### ABOUT THIS EXERCISE
Look below for the line containing "Calculate [D, -x^2"; write out that line and each one after it to the end, exactly, and nothing else.

### SUPPLIED MATERIAL
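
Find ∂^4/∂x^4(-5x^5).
- 600 x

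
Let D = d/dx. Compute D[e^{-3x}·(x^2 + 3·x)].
\left(- 3 x^{2} - 7 x + 3\right) e^{- 3 x}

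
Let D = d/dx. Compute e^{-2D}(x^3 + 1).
x^{3} - 6 x^{2} + 12 x - 7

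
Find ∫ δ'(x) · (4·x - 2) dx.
-4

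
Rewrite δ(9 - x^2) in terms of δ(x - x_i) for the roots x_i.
\frac{\delta(x - 3) + \delta(x + 3)}{6}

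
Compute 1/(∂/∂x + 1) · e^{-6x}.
- \frac{e^{- 6 x}}{5}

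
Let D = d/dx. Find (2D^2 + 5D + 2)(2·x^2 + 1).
4 x^{2} + 20 x + 10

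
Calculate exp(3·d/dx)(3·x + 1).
3 x + 10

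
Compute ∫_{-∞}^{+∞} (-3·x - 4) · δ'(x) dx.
3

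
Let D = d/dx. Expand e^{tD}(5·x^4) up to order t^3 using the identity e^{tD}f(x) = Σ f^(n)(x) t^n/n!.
5 x \left(4 t^{3} + 6 t^{2} x + 4 t x^{2} + x^{3}\right)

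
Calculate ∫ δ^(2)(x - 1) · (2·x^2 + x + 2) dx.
4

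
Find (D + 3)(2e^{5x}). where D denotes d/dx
16 e^{5 x}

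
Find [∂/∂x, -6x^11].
- 66 x^{10}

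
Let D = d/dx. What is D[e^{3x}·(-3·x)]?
\left(- 9 x - 3\right) e^{3 x}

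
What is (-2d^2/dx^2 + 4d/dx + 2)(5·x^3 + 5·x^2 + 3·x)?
10 x^{3} + 70 x^{2} - 14 x - 8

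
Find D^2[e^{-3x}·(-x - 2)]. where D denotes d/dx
3 \left(- 3 x - 4\right) e^{- 3 x}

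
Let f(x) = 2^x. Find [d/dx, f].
2^{x} \log{\left(2 \right)}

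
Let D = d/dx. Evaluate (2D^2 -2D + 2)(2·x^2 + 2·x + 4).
4 x^{2} - 4 x + 12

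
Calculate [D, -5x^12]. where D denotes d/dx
- 60 x^{11}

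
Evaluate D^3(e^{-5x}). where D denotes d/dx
- 125 e^{- 5 x}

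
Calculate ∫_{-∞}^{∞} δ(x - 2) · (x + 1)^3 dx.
27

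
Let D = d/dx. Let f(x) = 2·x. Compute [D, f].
2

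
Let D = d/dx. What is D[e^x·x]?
\left(x + 1\right) e^{x}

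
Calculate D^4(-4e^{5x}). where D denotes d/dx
- 2500 e^{5 x}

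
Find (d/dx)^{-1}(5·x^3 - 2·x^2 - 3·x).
\frac{5 x^{4}}{4} - \frac{2 x^{3}}{3} - \frac{3 x^{2}}{2}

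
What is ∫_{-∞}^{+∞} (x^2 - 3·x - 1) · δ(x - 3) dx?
-1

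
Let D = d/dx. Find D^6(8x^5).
0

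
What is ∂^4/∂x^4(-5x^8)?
- 8400 x^{4}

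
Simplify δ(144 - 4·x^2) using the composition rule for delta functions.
\frac{\delta(x - 6) + \delta(x + 6)}{48}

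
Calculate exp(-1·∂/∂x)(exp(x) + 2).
e^{x - 1} + 2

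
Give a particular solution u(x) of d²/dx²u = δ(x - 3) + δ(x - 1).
\frac{|x - 3|}{2} + \frac{|x - 1|}{2}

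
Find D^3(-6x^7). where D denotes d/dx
- 1260 x^{4}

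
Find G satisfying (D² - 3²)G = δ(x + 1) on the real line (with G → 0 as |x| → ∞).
-\frac{e^{-3|x + 1|}}{6}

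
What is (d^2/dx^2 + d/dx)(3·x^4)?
12 x^{2} \left(x + 3\right)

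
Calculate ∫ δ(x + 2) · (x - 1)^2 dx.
9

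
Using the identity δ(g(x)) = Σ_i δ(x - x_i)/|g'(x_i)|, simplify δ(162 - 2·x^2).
\frac{\delta(x - 9) + \delta(x + 9)}{36}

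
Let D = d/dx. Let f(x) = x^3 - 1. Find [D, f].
3 x^{2}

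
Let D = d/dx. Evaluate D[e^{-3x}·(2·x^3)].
6 x^{2} \left(1 - x\right) e^{- 3 x}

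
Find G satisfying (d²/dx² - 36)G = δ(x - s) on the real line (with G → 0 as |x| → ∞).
-\frac{e^{-6|x-s|}}{12}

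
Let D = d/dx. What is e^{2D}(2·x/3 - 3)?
\frac{2 x}{3} - \frac{5}{3}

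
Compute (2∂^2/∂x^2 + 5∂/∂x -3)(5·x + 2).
19 - 15 x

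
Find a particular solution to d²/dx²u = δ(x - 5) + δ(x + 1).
\frac{|x - 5|}{2} + \frac{|x + 1|}{2}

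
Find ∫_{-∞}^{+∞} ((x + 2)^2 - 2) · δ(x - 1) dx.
7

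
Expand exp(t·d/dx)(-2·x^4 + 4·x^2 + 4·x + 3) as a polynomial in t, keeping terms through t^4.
- 2 t^{4} - 8 t^{3} x + t^{2} \left(4 - 12 x^{2}\right) + 4 t \left(- 2 x^{3} + 2 x + 1\right) - 2 x^{4} + 4 x^{2} + 4 x + 3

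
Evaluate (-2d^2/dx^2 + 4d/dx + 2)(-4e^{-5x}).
272 e^{- 5 x}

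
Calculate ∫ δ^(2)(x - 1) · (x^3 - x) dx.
6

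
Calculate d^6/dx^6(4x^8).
80640 x^{2}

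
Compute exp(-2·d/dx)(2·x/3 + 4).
\frac{2 x}{3} + \frac{8}{3}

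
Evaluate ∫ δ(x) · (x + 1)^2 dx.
1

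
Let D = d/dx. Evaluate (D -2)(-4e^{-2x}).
16 e^{- 2 x}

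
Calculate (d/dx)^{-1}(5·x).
\frac{5 x^{2}}{2}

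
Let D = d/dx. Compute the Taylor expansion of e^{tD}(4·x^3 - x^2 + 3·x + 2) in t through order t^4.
4 t^{3} + t^{2} \left(12 x - 1\right) + t \left(12 x^{2} - 2 x + 3\right) + 4 x^{3} - x^{2} + 3 x + 2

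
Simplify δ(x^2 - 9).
\frac{\delta(x + 3) + \delta(x - 3)}{6}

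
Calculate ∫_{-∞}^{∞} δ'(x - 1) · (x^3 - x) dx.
-2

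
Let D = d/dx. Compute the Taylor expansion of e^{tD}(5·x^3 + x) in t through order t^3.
5 t^{3} + 15 t^{2} x + t \left(15 x^{2} + 1\right) + 5 x^{3} + x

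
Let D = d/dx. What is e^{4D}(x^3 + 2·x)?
x^{3} + 12 x^{2} + 50 x + 72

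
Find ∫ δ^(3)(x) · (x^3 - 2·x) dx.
-6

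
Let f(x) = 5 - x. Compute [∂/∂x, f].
-1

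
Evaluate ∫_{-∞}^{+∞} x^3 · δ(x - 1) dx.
1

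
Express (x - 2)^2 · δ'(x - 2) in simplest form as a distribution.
0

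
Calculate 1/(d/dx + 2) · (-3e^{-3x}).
3 e^{- 3 x}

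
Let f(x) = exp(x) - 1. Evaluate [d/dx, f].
e^{x}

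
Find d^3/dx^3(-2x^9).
- 1008 x^{6}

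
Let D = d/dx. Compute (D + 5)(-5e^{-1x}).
- 20 e^{- x}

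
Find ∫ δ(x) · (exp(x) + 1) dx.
2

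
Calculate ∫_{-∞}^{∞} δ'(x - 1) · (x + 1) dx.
-1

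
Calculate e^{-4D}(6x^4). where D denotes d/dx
6 x^{4} - 96 x^{3} + 576 x^{2} - 1536 x + 1536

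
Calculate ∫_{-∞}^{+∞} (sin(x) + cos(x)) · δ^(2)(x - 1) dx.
- \sin{\left(1 \right)} - \cos{\left(1 \right)}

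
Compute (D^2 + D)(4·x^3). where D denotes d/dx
12 x \left(x + 2\right)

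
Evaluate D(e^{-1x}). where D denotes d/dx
- e^{- x}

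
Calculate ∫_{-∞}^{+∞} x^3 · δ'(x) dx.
0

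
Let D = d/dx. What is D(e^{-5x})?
- 5 e^{- 5 x}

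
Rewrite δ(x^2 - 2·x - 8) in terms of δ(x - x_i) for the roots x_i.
\frac{\delta(x + 2) + \delta(x - 4)}{6}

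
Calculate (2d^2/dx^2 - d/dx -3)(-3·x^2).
9 x^{2} + 6 x - 12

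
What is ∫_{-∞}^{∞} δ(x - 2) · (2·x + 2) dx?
6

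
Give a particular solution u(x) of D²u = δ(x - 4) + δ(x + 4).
\frac{|x - 4|}{2} + \frac{|x + 4|}{2}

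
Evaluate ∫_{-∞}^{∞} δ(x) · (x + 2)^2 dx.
4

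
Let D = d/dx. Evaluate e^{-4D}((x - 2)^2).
x^{2} - 12 x + 36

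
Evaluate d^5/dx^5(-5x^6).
- 3600 x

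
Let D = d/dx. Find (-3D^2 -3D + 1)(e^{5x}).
- 89 e^{5 x}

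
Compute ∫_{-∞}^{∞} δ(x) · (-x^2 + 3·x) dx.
0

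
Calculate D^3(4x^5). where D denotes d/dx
240 x^{2}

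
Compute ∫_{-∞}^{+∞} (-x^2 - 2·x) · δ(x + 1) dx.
1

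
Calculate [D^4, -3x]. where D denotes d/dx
-12D^{3}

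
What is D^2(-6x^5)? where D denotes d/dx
- 120 x^{3}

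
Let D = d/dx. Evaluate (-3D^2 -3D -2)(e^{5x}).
- 92 e^{5 x}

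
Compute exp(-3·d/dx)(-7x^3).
- 7 x^{3} + 63 x^{2} - 189 x + 189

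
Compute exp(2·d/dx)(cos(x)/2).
\frac{\cos{\left(x + 2 \right)}}{2}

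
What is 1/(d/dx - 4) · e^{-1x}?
- \frac{e^{- x}}{5}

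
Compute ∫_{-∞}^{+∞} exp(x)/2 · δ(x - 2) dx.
\frac{e^{2}}{2}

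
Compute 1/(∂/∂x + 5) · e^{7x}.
\frac{e^{7 x}}{12}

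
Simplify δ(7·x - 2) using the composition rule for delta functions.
\frac{\delta(x - 2/7)}{7}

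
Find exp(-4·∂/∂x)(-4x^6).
- 4 x^{6} + 96 x^{5} - 960 x^{4} + 5120 x^{3} - 15360 x^{2} + 24576 x - 16384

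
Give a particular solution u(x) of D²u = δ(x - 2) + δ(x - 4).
\frac{|x - 2|}{2} + \frac{|x - 4|}{2}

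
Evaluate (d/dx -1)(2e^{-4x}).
- 10 e^{- 4 x}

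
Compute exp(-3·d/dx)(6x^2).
6 x^{2} - 36 x + 54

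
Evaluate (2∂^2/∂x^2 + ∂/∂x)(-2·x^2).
- 4 x - 8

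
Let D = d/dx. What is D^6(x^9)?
60480 x^{3}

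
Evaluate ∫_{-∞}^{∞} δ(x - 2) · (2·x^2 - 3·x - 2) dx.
0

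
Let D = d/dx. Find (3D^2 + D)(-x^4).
4 x^{2} \left(- x - 9\right)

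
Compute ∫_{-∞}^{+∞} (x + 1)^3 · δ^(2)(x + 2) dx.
-6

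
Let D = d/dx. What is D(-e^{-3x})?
3 e^{- 3 x}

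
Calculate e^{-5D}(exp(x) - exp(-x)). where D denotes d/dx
- e^{5 - x} + e^{x - 5}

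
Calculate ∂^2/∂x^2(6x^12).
792 x^{10}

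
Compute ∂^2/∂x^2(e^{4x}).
16 e^{4 x}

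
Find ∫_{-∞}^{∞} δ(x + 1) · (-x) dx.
1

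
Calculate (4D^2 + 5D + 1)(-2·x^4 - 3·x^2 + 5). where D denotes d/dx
- 2 x^{4} - 40 x^{3} - 99 x^{2} - 30 x - 19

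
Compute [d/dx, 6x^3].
18 x^{2}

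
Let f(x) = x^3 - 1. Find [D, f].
3 x^{2}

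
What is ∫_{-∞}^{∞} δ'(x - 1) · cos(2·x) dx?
2 \sin{\left(2 \right)}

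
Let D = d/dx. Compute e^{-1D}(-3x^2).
- 3 x^{2} + 6 x - 3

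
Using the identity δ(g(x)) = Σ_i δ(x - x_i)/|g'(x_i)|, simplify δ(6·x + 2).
\frac{\delta(x + 1/3)}{6}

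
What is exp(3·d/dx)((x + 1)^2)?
x^{2} + 8 x + 16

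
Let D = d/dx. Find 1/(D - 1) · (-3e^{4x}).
- e^{4 x}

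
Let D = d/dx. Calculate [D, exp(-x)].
- e^{- x}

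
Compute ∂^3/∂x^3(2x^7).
420 x^{4}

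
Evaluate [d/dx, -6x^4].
- 24 x^{3}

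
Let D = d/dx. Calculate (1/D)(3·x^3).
\frac{3 x^{4}}{4}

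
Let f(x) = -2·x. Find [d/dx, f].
-2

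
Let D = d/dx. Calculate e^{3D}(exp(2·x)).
e^{2 x + 6}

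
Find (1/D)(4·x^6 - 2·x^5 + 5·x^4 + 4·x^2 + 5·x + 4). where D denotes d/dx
\frac{4 x^{7}}{7} - \frac{x^{6}}{3} + x^{5} + \frac{4 x^{3}}{3} + \frac{5 x^{2}}{2} + 4 x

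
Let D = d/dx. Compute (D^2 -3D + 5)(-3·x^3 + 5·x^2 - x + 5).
- 15 x^{3} + 52 x^{2} - 53 x + 38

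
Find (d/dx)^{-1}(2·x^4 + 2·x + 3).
\frac{2 x^{5}}{5} + x^{2} + 3 x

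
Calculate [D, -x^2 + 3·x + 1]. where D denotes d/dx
3 - 2 x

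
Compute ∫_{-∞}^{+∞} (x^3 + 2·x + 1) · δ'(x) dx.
-2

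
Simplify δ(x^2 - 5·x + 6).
\frac{\delta(x - 3) + \delta(x - 2)}{1}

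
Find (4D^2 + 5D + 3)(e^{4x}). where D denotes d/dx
87 e^{4 x}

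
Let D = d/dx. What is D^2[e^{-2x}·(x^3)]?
2 x \left(2 x^{2} - 6 x + 3\right) e^{- 2 x}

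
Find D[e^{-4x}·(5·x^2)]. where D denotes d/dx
10 x \left(1 - 2 x\right) e^{- 4 x}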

### ANSWER FOR THIS EXERCISE
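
Calculate [D, -x^2 + 3·x + 1]. where D denotes d/dx
3 - 2 x

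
Compute ∫_{-∞}^{+∞} (x^3 + 2·x + 1) · δ'(x) dx.
-2

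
Simplify δ(x^2 - 5·x + 6).
\frac{\delta(x - 3) + \delta(x - 2)}{1}

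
Find (4D^2 + 5D + 3)(e^{4x}). where D denotes d/dx
87 e^{4 x}

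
Let D = d/dx. What is D^2[e^{-2x}·(x^3)]?
2 x \left(2 x^{2} - 6 x + 3\right) e^{- 2 x}

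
Find D[e^{-4x}·(5·x^2)]. where D denotes d/dx
10 x \left(1 - 2 x\right) e^{- 4 x}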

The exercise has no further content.